Data listing:
--------------------

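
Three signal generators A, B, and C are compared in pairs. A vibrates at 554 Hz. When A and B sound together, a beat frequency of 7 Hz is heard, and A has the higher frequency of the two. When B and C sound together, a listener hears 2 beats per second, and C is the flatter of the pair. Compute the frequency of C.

B is below A, so f_B = 554 − 7 = 547 Hz.
C is below B, so f_C = 547 − 2 = 545 Hz.

545 Hz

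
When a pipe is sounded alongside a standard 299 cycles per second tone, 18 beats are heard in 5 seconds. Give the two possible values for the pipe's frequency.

295.4 Hz or 302.6 Hz

Beat frequency = 18/5 = 3.6 Hz.
|f − 299| = 3.6, so f = 299 ± 3.6.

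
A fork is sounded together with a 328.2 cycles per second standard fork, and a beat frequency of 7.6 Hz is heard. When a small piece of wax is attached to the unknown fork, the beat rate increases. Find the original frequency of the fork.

|f − 328.2| = 7.6, so the fork was at either 320.6 Hz or 335.8 Hz.
Loading a fork with wax lowers its frequency; the adjustment lowers the fork's frequency.
The beat rate rose, so the adjustment moved the fork further from 328.2 Hz — it was already below the reference.

320.6 Hz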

--------------------

Exercise brief:
Retype the listing above exactly as it appears.

Output of the task:
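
Three signal generators A, B, and C are compared in pairs. A vibrates at 554 Hz. When A and B sound together, a beat frequency of 7 Hz is heard, and A has the higher frequency of the two. When B and C sound together, a listener hears 2 beats per second, and C is the flatter of the pair. Compute the frequency of C.

B is below A, so f_B = 554 − 7 = 547 Hz.
C is below B, so f_C = 547 − 2 = 545 Hz.

545 Hz

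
When a pipe is sounded alongside a standard 299 cycles per second tone, 18 beats are heard in 5 seconds. Give the two possible values for the pipe's frequency.

295.4 Hz or 302.6 Hz

Beat frequency = 18/5 = 3.6 Hz.
|f − 299| = 3.6, so f = 299 ± 3.6.

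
A fork is sounded together with a 328.2 cycles per second standard fork, and a beat frequency of 7.6 Hz is heard. When a small piece of wax is attached to the unknown fork, the beat rate increases. Find the original frequency of the fork.

|f − 328.2| = 7.6, so the fork was at either 320.6 Hz or 335.8 Hz.
Loading a fork with wax lowers its frequency; the adjustment lowers the fork's frequency.
The beat rate rose, so the adjustment moved the fork further from 328.2 Hz — it was already below the reference.

320.6 Hz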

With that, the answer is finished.